(SUPPLIED ENTRIES Opens)
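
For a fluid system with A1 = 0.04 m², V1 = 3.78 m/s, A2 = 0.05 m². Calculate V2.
Formula: V_2 = \frac{A_1 V_1}{A_2}
V2 = 0.04·3.78/0.05 = 3.024 m/s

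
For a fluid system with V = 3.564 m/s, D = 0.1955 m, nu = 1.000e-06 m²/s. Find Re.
Formula: Re = \frac{V D}{\nu}
Re = 3.564·0.1955/1.000e-06 = 696762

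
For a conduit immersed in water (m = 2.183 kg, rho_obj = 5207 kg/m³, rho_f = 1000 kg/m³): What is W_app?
Formula: W_{app} = mg\left(1 - \frac{\rho_f}{\rho_{obj}}\right)
W_app = 2.183·9.81·(1 − 1000/5207) = 17.3 N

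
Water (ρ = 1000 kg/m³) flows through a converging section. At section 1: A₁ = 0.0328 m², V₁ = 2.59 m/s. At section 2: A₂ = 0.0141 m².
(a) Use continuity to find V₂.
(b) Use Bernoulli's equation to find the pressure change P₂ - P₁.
(a) Continuity: A₁V₁=A₂V₂ -> V₂=A₁V₁/A₂=0.0328*2.59/0.0141=6.02 m/s
(b) Bernoulli: P₂-P₁=0.5*rho*(V₁^2-V₂^2)/1000=0.5*1000*(2.59^2-6.02^2)/1000=-14.77 kPa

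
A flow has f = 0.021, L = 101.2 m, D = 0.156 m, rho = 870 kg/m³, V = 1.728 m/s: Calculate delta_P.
Formula: \Delta P = f \frac{L}{D} \frac{\rho V^2}{2}
delta_P = 0.021·(101.2/0.156)·0.5·870·1.728²/1000 = 17.7 kPa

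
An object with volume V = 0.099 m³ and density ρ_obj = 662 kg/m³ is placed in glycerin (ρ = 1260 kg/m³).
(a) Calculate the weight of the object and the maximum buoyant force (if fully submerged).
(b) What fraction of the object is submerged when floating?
(a) W=rho_obj*g*V=662*9.81*0.099=642.9 N; F_B(max)=rho*g*V=1260*9.81*0.099=1223.7 N
(b) Floating fraction=rho_obj/rho=662/1260=0.525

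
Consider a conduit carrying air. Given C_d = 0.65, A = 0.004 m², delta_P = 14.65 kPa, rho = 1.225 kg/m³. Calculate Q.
Formula: Q = C_d A \sqrt{\frac{2 \Delta P}{\rho}}
Q = 0.65·0.004·√(2·(14.65·1000)/1.225)·1000 = 402.1 L/s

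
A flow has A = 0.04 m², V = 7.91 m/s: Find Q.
Formula: Q = A V
Q = 0.04·7.91·1000 = 316.4 L/s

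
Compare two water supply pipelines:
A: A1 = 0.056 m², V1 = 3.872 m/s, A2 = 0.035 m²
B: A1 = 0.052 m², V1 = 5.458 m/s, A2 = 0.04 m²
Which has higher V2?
V2(A) = 6.195 m/s, V2(B) = 7.095 m/s. Answer: B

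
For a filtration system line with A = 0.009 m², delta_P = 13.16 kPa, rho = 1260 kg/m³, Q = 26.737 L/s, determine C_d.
Formula: Q = C_d A \sqrt{\frac{2 \Delta P}{\rho}}
Substituting knowns: 26.737 = C_d·0.009·√(2·(13.16·1000)/1260)·1000
Solving for C_d: C_d = (26.737/1000)/(0.009·√(2·(13.16·1000)/1260)) = 0.65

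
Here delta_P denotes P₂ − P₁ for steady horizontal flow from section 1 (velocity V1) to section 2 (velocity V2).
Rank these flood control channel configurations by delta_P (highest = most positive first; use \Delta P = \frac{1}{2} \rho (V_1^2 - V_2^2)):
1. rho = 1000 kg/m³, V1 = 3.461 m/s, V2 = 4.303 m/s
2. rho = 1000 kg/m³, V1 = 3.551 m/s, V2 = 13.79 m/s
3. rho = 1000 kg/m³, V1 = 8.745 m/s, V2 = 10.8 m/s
Case 1: delta_P = -3.269 kPa
Case 2: delta_P = -88.78 kPa
Case 3: delta_P = -20.08 kPa
Ranking (highest first): 1, 3, 2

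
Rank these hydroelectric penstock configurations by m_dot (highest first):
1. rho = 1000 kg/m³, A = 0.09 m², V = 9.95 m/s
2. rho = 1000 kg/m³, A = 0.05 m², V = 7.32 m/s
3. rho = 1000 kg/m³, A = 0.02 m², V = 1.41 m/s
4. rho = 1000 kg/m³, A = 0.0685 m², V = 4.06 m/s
Case 1: m_dot = 895.5 kg/s
Case 2: m_dot = 366 kg/s
Case 3: m_dot = 28.2 kg/s
Case 4: m_dot = 278.1 kg/s
Ranking (highest first): 1, 2, 4, 3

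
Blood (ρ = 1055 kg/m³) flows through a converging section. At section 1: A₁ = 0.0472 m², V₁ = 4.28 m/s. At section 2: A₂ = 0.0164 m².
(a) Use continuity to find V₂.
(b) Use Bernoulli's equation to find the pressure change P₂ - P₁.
(a) Continuity: A₁V₁=A₂V₂ -> V₂=A₁V₁/A₂=0.0472*4.28/0.0164=12.32 m/s
(b) Bernoulli: P₂-P₁=0.5*rho*(V₁^2-V₂^2)/1000=0.5*1055*(4.28^2-12.32^2)/1000=-70.4 kPa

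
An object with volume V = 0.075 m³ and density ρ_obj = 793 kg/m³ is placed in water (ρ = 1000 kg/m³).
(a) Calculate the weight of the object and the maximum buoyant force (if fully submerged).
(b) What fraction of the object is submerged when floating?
(a) W=rho_obj*g*V=793*9.81*0.075=583.4 N; F_B(max)=rho*g*V=1000*9.81*0.075=735.8 N
(b) Floating fraction=rho_obj/rho=793/1000=0.793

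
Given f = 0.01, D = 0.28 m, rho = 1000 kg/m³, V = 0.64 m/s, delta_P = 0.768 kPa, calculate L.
Formula: \Delta P = f \frac{L}{D} \frac{\rho V^2}{2}
Substituting knowns: 0.768 = 0.01·(L/0.28)·0.5·1000·0.64²/1000
Solving for L: L = (0.768·1000)·0.28/(0.01·0.5·1000·0.64²) = 105 m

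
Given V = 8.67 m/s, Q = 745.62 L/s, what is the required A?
Formula: Q = A V
Substituting knowns: 745.62 = A·8.67·1000
Solving for A: A = (745.62/1000)/8.67 = 0.086 m²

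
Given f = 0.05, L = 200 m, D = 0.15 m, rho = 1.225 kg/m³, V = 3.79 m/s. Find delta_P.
Formula: \Delta P = f \frac{L}{D} \frac{\rho V^2}{2}
delta_P = 0.05·(200/0.15)·0.5·1.225·3.79²/1000 = 0.5865 kPa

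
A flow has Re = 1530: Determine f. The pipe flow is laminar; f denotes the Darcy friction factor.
Formula: f = \frac{64}{Re}
f = 64/1530 = 0.04183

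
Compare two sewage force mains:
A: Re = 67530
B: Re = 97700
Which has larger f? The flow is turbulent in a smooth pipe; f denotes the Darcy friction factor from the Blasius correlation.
f(A) = 0.0196, f(B) = 0.01787. Answer: A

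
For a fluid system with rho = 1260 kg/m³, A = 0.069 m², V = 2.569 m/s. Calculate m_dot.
Formula: \dot{m} = \rho A V
m_dot = 1260·0.069·2.569 = 223.3 kg/s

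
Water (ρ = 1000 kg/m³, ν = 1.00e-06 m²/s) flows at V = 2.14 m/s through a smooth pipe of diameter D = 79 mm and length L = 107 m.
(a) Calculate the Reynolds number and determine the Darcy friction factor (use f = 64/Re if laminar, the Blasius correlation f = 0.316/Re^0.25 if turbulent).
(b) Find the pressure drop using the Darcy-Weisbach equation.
(a) Re = V·D/ν = 2.14·0.079/1.00e-06 = 169060 → turbulent (Re > 4000); f = 0.316/Re^0.25 = 0.316/169060^0.25 = 0.015584 (Blasius is strictly valid for Re ≲ 1e5; used here as the smooth-pipe estimate the problem specifies)
(b) Darcy-Weisbach: ΔP = f·(L/D)·½ρV²/1000 = 0.015584·(107/0.079)·½·1000·2.14²/1000 = 48.33 kPa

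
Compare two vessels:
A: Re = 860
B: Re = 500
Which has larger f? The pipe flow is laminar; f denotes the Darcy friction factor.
f(A) = 0.07442, f(B) = 0.128. Answer: B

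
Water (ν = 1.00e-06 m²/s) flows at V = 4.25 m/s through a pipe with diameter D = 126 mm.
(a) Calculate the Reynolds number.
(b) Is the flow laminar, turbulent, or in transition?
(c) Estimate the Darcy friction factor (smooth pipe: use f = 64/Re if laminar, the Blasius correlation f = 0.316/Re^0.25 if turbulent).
(a) Re = V·D/ν = 4.25·0.126/1.00e-06 = 535500
(b) Flow regime: turbulent (Re > 4000)
(c) Friction factor: f = 0.316/Re^0.25 = 0.316/535500^0.25 = 0.01168 (Blasius is strictly valid for Re ≲ 1e5; used here as the smooth-pipe estimate the problem specifies)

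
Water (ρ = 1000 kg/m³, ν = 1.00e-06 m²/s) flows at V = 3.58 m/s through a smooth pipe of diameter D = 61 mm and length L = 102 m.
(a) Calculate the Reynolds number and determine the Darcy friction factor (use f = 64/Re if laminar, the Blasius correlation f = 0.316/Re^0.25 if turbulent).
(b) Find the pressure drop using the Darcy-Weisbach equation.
(a) Re = V·D/ν = 3.58·0.061/1.00e-06 = 218380 → turbulent (Re > 4000); f = 0.316/Re^0.25 = 0.316/218380^0.25 = 0.014618 (Blasius is strictly valid for Re ≲ 1e5; used here as the smooth-pipe estimate the problem specifies)
(b) Darcy-Weisbach: ΔP = f·(L/D)·½ρV²/1000 = 0.014618·(102/0.061)·½·1000·3.58²/1000 = 156.6 kPa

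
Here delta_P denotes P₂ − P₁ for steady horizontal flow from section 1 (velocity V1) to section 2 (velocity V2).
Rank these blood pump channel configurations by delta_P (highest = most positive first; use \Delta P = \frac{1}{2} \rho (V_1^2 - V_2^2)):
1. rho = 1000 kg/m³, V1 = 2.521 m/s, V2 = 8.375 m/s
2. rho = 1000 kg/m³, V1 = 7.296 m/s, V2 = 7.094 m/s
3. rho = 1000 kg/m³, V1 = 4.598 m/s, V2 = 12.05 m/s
Case 1: delta_P = -31.89 kPa
Case 2: delta_P = 1.453 kPa
Case 3: delta_P = -62.03 kPa
Ranking (highest first): 2, 1, 3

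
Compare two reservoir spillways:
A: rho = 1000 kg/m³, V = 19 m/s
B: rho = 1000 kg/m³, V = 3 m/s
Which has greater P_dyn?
P_dyn(A) = 180.5 kPa, P_dyn(B) = 4.5 kPa. Answer: A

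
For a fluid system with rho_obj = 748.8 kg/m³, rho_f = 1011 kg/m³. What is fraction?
Formula: f_{sub} = \frac{\rho_{obj}}{\rho_f}
fraction = 748.8/1011 = 0.7407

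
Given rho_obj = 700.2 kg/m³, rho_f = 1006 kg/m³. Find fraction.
Formula: f_{sub} = \frac{\rho_{obj}}{\rho_f}
fraction = 700.2/1006 = 0.696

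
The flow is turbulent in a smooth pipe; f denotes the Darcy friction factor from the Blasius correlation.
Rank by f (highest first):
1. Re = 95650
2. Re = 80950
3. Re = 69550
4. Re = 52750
Case 1: f = 0.01797
Case 2: f = 0.01873
Case 3: f = 0.01946
Case 4: f = 0.02085
Ranking (highest first): 4, 3, 2, 1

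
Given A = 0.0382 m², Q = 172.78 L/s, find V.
Formula: Q = A V
Substituting knowns: 172.78 = 0.0382·V·1000
Solving for V: V = (172.78/1000)/0.0382 = 4.523 m/s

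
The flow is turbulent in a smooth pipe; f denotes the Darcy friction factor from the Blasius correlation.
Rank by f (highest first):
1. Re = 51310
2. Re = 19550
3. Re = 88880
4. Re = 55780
Case 1: f = 0.021
Case 2: f = 0.02672
Case 3: f = 0.0183
Case 4: f = 0.02056
Ranking (highest first): 2, 1, 4, 3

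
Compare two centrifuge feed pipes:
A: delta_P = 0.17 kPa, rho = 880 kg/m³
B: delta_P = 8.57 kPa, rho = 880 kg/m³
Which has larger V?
V(A) = 0.6216 m/s, V(B) = 4.413 m/s. Answer: B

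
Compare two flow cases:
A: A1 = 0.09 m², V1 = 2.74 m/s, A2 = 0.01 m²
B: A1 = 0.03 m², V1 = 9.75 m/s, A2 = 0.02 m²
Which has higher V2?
V2(A) = 24.66 m/s, V2(B) = 14.62 m/s. Answer: A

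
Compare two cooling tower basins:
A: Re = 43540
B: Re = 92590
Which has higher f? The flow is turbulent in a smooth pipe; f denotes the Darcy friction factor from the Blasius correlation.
f(A) = 0.02188, f(B) = 0.01812. Answer: A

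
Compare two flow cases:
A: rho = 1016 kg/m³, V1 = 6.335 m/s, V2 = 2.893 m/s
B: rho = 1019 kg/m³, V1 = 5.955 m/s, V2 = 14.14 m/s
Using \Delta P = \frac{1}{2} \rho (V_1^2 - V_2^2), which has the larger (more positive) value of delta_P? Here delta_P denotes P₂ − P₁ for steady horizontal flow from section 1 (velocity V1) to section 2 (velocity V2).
delta_P(A) = 16.14 kPa, delta_P(B) = -83.8 kPa. Answer: A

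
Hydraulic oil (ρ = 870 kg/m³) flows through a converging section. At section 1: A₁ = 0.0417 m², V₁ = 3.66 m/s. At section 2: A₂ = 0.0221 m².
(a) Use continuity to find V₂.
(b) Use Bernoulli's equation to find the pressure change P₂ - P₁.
(a) Continuity: A₁V₁=A₂V₂ -> V₂=A₁V₁/A₂=0.0417*3.66/0.0221=6.91 m/s
(b) Bernoulli: P₂-P₁=0.5*rho*(V₁^2-V₂^2)/1000=0.5*870*(3.66^2-6.91^2)/1000=-14.94 kPa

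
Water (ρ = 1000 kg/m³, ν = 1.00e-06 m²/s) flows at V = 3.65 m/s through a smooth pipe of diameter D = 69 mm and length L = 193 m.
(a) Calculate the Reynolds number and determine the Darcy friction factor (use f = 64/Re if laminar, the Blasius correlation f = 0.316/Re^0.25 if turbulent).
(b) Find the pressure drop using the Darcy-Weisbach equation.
(a) Re = V·D/ν = 3.65·0.069/1.00e-06 = 251850 → turbulent (Re > 4000); f = 0.316/Re^0.25 = 0.316/251850^0.25 = 0.014106 (Blasius is strictly valid for Re ≲ 1e5; used here as the smooth-pipe estimate the problem specifies)
(b) Darcy-Weisbach: ΔP = f·(L/D)·½ρV²/1000 = 0.014106·(193/0.069)·½·1000·3.65²/1000 = 262.8 kPa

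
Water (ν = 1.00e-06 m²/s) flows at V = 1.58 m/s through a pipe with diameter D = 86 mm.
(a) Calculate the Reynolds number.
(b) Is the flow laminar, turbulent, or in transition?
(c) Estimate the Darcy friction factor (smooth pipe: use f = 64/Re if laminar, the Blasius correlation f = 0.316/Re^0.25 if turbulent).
(a) Re = V·D/ν = 1.58·0.086/1.00e-06 = 135880
(b) Flow regime: turbulent (Re > 4000)
(c) Friction factor: f = 0.316/Re^0.25 = 0.316/135880^0.25 = 0.01646 (Blasius is strictly valid for Re ≲ 1e5; used here as the smooth-pipe estimate the problem specifies)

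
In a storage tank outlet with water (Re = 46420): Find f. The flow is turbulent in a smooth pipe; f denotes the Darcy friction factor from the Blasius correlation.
Formula: f = \frac{0.316}{Re^{0.25}}
f = 0.316/46420^0.25 = 0.02153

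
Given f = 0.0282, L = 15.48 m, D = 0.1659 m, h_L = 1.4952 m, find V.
Formula: h_L = f \frac{L}{D} \frac{V^2}{2g}
Substituting knowns: 1.4952 = 0.0282·(15.48/0.1659)·V²/(2·9.81)
Solving for V: V = √(1.4952·2·9.81/(0.0282·(15.48/0.1659))) = 3.339 m/s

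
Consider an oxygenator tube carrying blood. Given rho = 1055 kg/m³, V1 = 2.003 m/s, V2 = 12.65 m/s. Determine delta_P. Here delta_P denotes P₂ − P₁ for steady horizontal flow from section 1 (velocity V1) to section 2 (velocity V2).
Formula: \Delta P = \frac{1}{2} \rho (V_1^2 - V_2^2)
delta_P = 0.5·1055·(2.003² − 12.65²)/1000 = -82.3 kPa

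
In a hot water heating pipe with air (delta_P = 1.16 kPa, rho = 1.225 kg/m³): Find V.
Formula: V = \sqrt{\frac{2 \Delta P}{\rho}}
V = √(2·(1.16·1000)/1.225) = 43.52 m/s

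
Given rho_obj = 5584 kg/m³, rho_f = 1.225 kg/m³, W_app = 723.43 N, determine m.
Formula: W_{app} = mg\left(1 - \frac{\rho_f}{\rho_{obj}}\right)
Substituting knowns: 723.43 = m·9.81·(1 − 1.225/5584)
Solving for m: m = 723.43/(9.81·(1 − 1.225/5584)) = 73.76 kg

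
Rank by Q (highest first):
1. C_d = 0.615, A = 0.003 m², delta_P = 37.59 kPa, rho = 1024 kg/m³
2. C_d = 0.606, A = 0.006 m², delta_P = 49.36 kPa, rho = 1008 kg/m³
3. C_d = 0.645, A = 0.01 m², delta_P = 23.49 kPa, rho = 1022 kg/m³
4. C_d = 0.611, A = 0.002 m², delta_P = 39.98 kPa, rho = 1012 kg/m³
Case 1: Q = 15.81 L/s
Case 2: Q = 35.98 L/s
Case 3: Q = 43.73 L/s
Case 4: Q = 10.86 L/s
Ranking (highest first): 3, 2, 1, 4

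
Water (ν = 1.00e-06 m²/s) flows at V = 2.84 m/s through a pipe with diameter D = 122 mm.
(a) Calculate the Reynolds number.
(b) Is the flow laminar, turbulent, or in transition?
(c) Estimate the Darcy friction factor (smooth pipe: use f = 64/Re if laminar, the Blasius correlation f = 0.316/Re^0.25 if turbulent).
(a) Re = V·D/ν = 2.84·0.122/1.00e-06 = 346480
(b) Flow regime: turbulent (Re > 4000)
(c) Friction factor: f = 0.316/Re^0.25 = 0.316/346480^0.25 = 0.01302 (Blasius is strictly valid for Re ≲ 1e5; used here as the smooth-pipe estimate the problem specifies)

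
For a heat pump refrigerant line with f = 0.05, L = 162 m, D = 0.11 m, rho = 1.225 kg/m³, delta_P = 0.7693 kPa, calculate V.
Formula: \Delta P = f \frac{L}{D} \frac{\rho V^2}{2}
Substituting knowns: 0.7693 = 0.05·(162/0.11)·0.5·1.225·V²/1000
Solving for V: V = √((0.7693·1000)/(0.05·(162/0.11)·0.5·1.225)) = 4.13 m/s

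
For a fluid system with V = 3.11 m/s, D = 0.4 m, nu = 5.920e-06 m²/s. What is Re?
Formula: Re = \frac{V D}{\nu}
Re = 3.11·0.4/5.920e-06 = 210135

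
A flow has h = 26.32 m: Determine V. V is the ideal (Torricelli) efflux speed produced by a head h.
Formula: V = \sqrt{2 g h}
V = √(2·9.81·26.32) = 22.72 m/s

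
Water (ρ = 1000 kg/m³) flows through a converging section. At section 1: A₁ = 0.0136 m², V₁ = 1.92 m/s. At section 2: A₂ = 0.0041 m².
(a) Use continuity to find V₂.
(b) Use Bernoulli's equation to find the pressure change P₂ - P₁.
(a) Continuity: A₁V₁=A₂V₂ -> V₂=A₁V₁/A₂=0.0136*1.92/0.0041=6.37 m/s
(b) Bernoulli: P₂-P₁=0.5*rho*(V₁^2-V₂^2)/1000=0.5*1000*(1.92^2-6.37^2)/1000=-18.45 kPa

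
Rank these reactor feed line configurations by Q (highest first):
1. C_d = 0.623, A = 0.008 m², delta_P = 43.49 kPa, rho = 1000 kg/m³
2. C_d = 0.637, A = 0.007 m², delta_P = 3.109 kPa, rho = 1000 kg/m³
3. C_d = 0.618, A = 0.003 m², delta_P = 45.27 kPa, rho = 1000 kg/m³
Case 1: Q = 46.48 L/s
Case 2: Q = 11.12 L/s
Case 3: Q = 17.64 L/s
Ranking (highest first): 1, 3, 2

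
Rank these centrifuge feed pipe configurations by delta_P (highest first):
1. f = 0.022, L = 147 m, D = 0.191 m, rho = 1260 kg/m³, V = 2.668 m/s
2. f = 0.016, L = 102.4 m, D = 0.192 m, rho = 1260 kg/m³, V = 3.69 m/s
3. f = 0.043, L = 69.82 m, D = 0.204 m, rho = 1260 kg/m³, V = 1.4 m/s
Case 1: delta_P = 75.93 kPa
Case 2: delta_P = 73.2 kPa
Case 3: delta_P = 18.17 kPa
Ranking (highest first): 1, 2, 3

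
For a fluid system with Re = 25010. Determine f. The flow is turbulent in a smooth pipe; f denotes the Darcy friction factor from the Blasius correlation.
Formula: f = \frac{0.316}{Re^{0.25}}
f = 0.316/25010^0.25 = 0.02513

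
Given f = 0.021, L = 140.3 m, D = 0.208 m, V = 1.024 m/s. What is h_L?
Formula: h_L = f \frac{L}{D} \frac{V^2}{2g}
h_L = 0.021·(140.3/0.208)·1.024²/(2·9.81) = 0.757 m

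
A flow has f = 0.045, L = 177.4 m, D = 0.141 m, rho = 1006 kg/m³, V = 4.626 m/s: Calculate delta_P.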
(SUPPLIED ENTRIES Closes)
= WHAT TO WORK ON =
In your answer, include only the lines above starting at the line that holds "B: A1 = 0.052" and ending at the line that holds "Rank these flood", copied exactly.

= EXERCISE RESULT =
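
B: A1 = 0.052 m², V1 = 5.458 m/s, A2 = 0.04 m²
Which has higher V2?
V2(A) = 6.195 m/s, V2(B) = 7.095 m/s. Answer: B

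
For a filtration system line with A = 0.009 m², delta_P = 13.16 kPa, rho = 1260 kg/m³, Q = 26.737 L/s, determine C_d.
Formula: Q = C_d A \sqrt{\frac{2 \Delta P}{\rho}}
Substituting knowns: 26.737 = C_d·0.009·√(2·(13.16·1000)/1260)·1000
Solving for C_d: C_d = (26.737/1000)/(0.009·√(2·(13.16·1000)/1260)) = 0.65

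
Here delta_P denotes P₂ − P₁ for steady horizontal flow from section 1 (velocity V1) to section 2 (velocity V2).
Rank these flood control channel configurations by delta_P (highest = most positive first; use \Delta P = \frac{1}{2} \rho (V_1^2 - V_2^2)):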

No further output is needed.